Task to complete: Lines holding the word "cross" must be located in the listing below and copied.
>>>
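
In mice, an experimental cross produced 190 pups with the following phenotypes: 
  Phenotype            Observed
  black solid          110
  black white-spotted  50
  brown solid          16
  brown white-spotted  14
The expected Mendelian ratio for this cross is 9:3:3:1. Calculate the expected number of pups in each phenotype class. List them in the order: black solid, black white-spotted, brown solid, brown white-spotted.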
<<<
Response for this exercise:
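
In mice, an experimental cross produced 190 pups with the following phenotypes: 
The expected Mendelian ratio for this cross is 9:3:3:1. Calculate the expected number of pups in each phenotype class. List them in the order: black solid, black white-spotted, brown solid, brown white-spotted.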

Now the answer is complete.